(Problem statement) Will you write out all the entries below exactly?

(Supplied data)
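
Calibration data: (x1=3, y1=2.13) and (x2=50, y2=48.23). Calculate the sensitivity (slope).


slope = (y2 - y1) / (x2 - x1)
= (48.23 - 2.13) / (50 - 3)
= 46.1000 / 47
= 0.9809

0.9809


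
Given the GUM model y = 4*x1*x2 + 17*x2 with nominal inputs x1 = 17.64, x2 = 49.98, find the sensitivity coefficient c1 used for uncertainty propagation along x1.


y = 4*x1*x2 + 17*x2
dy/dx1 = 4*x2
Evaluate at x2 = 49.98: c1 = 4 * 49.98
c1 = 199.9200

199.9200


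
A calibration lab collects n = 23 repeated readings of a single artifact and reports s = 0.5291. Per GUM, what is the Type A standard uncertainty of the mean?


u_A = s / sqrt(n)
u_A = 0.5291 / sqrt(23)
u_A = 0.5291 / 4.7958315
u_A = 0.1103

0.1103


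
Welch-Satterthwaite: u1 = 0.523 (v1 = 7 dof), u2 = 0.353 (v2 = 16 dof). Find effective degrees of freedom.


uc = sqrt(u1^2 + u2^2) = sqrt(0.523^2 + 0.353^2) = 0.63098177
v_eff = uc^4 / (u1^4/v1 + u2^4/v2)
= 0.63098177^4 / (0.523^4/7 + 0.353^4/16)
= 0.15851386 / 0.011658765
v_eff = 13.5961

13.5961


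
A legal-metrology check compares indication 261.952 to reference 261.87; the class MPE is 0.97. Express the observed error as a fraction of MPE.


e = indication - reference = 261.952 - 261.87 = 0.0820
|e| = 0.0820
ratio = |e| / MPE = 0.0820 / 0.97
ratio = 0.0845

0.0845


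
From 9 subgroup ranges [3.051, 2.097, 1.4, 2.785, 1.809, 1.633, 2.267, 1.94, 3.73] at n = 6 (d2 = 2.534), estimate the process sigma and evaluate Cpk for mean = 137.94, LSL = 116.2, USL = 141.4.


R_bar = (3.051 + 2.097 + 1.4 + 2.785 + 1.809 + 1.633 + 2.267 + 1.94 + 3.73) / 9 = 2.3013333
sigma = R_bar / d2 = 2.3013333 / 2.534 = 0.90818204
Cp = (USL - LSL)/(6*sigma) = (141.4 - 116.2)/(6*0.90818204) = 4.6246
Cpu = (141.4 - 137.94)/(3*0.90818204) = 1.2699
Cpl = (137.94 - 116.2)/(3*0.90818204) = 7.9793
Cpk = min(Cpu, Cpl) = 1.2699

1.2699


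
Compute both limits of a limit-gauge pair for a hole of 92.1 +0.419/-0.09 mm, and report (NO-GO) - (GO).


GO = nominal - lower_tol (smallest hole = maximum material condition)
GO = 92.1 - 0.09 = 92.01
NO-GO = nominal + upper_tol (largest hole = least material condition)
NO-GO = 92.1 + 0.419 = 92.519
spread = NO-GO - GO = 92.519 - 92.01 = 0.5090

0.5090


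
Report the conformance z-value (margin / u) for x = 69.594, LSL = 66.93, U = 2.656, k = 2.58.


u = U / k = 2.656 / 2.58 = 1.0294574
margin = |LSL - x| = |66.93 - 69.594| = 2.664
z = margin / u = 2.664 / 1.0294574
z = 2.5878

2.5878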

(Solution to this exercise)
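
Calibration data: (x1=3, y1=2.13) and (x2=50, y2=48.23). Calculate the sensitivity (slope).


slope = (y2 - y1) / (x2 - x1)
= (48.23 - 2.13) / (50 - 3)
= 46.1000 / 47
= 0.9809

0.9809


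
Given the GUM model y = 4*x1*x2 + 17*x2 with nominal inputs x1 = 17.64, x2 = 49.98, find the sensitivity coefficient c1 used for uncertainty propagation along x1.


y = 4*x1*x2 + 17*x2
dy/dx1 = 4*x2
Evaluate at x2 = 49.98: c1 = 4 * 49.98
c1 = 199.9200

199.9200


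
A calibration lab collects n = 23 repeated readings of a single artifact and reports s = 0.5291. Per GUM, what is the Type A standard uncertainty of the mean?


u_A = s / sqrt(n)
u_A = 0.5291 / sqrt(23)
u_A = 0.5291 / 4.7958315
u_A = 0.1103

0.1103


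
Welch-Satterthwaite: u1 = 0.523 (v1 = 7 dof), u2 = 0.353 (v2 = 16 dof). Find effective degrees of freedom.


uc = sqrt(u1^2 + u2^2) = sqrt(0.523^2 + 0.353^2) = 0.63098177
v_eff = uc^4 / (u1^4/v1 + u2^4/v2)
= 0.63098177^4 / (0.523^4/7 + 0.353^4/16)
= 0.15851386 / 0.011658765
v_eff = 13.5961

13.5961


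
A legal-metrology check compares indication 261.952 to reference 261.87; the class MPE is 0.97. Express the observed error as a fraction of MPE.


e = indication - reference = 261.952 - 261.87 = 0.0820
|e| = 0.0820
ratio = |e| / MPE = 0.0820 / 0.97
ratio = 0.0845

0.0845


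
From 9 subgroup ranges [3.051, 2.097, 1.4, 2.785, 1.809, 1.633, 2.267, 1.94, 3.73] at n = 6 (d2 = 2.534), estimate the process sigma and evaluate Cpk for mean = 137.94, LSL = 116.2, USL = 141.4.


R_bar = (3.051 + 2.097 + 1.4 + 2.785 + 1.809 + 1.633 + 2.267 + 1.94 + 3.73) / 9 = 2.3013333
sigma = R_bar / d2 = 2.3013333 / 2.534 = 0.90818204
Cp = (USL - LSL)/(6*sigma) = (141.4 - 116.2)/(6*0.90818204) = 4.6246
Cpu = (141.4 - 137.94)/(3*0.90818204) = 1.2699
Cpl = (137.94 - 116.2)/(3*0.90818204) = 7.9793
Cpk = min(Cpu, Cpl) = 1.2699

1.2699


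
Compute both limits of a limit-gauge pair for a hole of 92.1 +0.419/-0.09 mm, and report (NO-GO) - (GO).


GO = nominal - lower_tol (smallest hole = maximum material condition)
GO = 92.1 - 0.09 = 92.01
NO-GO = nominal + upper_tol (largest hole = least material condition)
NO-GO = 92.1 + 0.419 = 92.519
spread = NO-GO - GO = 92.519 - 92.01 = 0.5090

0.5090


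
Report the conformance z-value (margin / u) for x = 69.594, LSL = 66.93, U = 2.656, k = 2.58.


u = U / k = 2.656 / 2.58 = 1.0294574
margin = |LSL - x| = |66.93 - 69.594| = 2.664
z = margin / u = 2.664 / 1.0294574
z = 2.5878

2.5878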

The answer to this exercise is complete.